## AIM OF THE EXERCISE
Look through the records below and collect all lines that hold the string "Receivables".

## Source data
▬▬▬▬▬▬

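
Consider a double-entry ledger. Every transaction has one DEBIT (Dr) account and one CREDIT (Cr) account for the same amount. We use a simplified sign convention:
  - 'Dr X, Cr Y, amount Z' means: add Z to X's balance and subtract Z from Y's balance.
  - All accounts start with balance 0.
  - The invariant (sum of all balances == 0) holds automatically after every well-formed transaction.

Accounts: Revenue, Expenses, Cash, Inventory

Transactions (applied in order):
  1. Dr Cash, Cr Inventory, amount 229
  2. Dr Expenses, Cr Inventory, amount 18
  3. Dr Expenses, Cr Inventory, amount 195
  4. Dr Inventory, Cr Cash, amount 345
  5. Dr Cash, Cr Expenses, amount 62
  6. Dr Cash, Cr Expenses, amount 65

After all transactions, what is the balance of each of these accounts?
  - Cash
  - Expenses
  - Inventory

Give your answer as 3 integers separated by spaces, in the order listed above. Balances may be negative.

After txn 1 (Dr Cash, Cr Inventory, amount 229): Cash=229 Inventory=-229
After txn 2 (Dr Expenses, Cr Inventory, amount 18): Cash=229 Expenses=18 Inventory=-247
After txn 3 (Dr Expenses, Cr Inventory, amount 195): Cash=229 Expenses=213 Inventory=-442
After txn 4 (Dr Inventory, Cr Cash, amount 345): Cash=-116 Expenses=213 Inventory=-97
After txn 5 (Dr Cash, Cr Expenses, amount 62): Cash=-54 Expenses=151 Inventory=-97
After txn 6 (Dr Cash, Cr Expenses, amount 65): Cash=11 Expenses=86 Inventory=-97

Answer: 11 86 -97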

▬▬▬▬▬▬

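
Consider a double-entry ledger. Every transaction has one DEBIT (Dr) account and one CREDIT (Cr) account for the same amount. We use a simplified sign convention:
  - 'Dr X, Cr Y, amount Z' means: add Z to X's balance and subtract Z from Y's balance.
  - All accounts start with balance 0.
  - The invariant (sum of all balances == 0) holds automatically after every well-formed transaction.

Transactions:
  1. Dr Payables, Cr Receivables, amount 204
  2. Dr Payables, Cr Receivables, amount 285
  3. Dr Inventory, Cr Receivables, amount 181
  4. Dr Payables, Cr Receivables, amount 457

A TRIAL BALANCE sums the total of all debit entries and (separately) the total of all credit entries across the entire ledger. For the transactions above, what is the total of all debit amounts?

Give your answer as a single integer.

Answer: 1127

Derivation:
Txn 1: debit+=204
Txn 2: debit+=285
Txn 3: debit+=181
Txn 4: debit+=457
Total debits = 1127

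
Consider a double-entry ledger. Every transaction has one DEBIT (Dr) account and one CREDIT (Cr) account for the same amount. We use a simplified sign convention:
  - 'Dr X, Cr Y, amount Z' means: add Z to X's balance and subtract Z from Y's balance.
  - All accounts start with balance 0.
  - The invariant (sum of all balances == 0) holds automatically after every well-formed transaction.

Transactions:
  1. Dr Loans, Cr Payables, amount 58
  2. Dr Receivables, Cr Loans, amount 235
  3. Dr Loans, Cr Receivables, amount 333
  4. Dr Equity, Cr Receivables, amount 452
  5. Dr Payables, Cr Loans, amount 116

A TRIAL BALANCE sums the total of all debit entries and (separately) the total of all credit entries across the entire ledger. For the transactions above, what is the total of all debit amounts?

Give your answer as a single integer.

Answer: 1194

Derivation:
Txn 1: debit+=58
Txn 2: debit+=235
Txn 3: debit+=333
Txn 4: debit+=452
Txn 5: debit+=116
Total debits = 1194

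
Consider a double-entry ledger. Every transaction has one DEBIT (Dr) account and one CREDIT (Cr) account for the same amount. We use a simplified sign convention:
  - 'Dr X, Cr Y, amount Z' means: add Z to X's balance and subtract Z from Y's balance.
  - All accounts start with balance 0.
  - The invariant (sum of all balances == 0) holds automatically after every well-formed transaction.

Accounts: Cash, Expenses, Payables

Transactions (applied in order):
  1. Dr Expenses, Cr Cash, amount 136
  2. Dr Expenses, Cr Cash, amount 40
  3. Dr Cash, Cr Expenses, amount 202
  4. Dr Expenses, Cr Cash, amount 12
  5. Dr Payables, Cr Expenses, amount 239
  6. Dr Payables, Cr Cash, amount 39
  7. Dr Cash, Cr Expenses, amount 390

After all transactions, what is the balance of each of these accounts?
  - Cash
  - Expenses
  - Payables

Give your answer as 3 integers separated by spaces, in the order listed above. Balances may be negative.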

▬▬▬▬▬▬

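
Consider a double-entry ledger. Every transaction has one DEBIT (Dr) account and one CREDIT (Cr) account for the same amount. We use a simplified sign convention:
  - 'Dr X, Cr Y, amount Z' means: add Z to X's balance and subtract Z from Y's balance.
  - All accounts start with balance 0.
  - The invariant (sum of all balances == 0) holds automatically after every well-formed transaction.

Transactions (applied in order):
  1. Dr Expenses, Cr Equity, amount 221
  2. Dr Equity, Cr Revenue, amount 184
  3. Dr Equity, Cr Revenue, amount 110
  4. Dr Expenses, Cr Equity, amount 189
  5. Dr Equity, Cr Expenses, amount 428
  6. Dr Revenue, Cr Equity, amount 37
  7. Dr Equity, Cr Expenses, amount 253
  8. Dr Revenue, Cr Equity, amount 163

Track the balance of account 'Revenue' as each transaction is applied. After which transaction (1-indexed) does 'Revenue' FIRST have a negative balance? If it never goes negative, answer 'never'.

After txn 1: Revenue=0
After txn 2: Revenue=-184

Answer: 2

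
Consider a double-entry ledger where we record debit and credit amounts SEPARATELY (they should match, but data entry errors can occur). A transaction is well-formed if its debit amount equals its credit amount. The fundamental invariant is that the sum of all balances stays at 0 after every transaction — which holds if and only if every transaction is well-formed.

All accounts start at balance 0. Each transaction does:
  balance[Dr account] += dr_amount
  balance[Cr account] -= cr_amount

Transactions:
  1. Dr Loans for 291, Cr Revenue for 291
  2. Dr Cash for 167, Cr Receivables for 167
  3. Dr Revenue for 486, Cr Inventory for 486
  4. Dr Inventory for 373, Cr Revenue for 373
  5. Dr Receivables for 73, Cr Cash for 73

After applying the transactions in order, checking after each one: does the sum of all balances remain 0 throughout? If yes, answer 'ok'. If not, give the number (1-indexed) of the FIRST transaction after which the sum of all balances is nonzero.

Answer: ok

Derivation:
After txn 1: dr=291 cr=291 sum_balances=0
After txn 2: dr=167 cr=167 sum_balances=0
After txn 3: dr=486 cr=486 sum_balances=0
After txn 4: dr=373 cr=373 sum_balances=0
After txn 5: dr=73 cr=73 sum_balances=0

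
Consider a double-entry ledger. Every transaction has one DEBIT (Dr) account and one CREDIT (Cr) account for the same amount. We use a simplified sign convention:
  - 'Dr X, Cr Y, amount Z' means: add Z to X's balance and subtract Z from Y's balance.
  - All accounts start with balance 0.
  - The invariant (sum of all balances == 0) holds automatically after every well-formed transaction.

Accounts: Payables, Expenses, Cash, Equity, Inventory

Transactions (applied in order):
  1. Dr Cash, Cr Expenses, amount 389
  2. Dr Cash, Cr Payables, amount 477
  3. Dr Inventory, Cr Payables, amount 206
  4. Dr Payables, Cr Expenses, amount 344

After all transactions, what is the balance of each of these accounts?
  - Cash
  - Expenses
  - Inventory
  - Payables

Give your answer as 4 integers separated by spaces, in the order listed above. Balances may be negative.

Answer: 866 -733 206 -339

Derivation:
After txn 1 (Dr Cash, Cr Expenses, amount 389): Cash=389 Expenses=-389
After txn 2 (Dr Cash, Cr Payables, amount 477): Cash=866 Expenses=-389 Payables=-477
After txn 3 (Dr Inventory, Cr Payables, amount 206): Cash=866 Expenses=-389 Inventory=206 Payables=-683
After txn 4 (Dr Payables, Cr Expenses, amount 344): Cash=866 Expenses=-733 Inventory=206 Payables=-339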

▬▬▬▬▬▬

## FINISHED TASK
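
  1. Dr Payables, Cr Receivables, amount 204
  2. Dr Payables, Cr Receivables, amount 285
  3. Dr Inventory, Cr Receivables, amount 181
  4. Dr Payables, Cr Receivables, amount 457
  2. Dr Receivables, Cr Loans, amount 235
  3. Dr Loans, Cr Receivables, amount 333
  4. Dr Equity, Cr Receivables, amount 452
  2. Dr Cash for 167, Cr Receivables for 167
  5. Dr Receivables for 73, Cr Cash for 73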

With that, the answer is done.